## [Exercise materials]
----
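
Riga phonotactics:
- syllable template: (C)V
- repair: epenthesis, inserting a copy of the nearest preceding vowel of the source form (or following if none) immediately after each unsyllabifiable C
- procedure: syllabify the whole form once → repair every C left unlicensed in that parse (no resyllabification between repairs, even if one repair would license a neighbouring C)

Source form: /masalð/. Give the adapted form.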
----
From the line containing "- repair: epenthesis, inserting" through the last line of the records above, reproduce every line exactly.

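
- repair: epenthesis, inserting a copy of the nearest preceding vowel of the source form (or following if none) immediately after each unsyllabifiable C
- procedure: syllabify the whole form once → repair every C left unlicensed in that parse (no resyllabification between repairs, even if one repair would license a neighbouring C)

Source form: /masalð/. Give the adapted form.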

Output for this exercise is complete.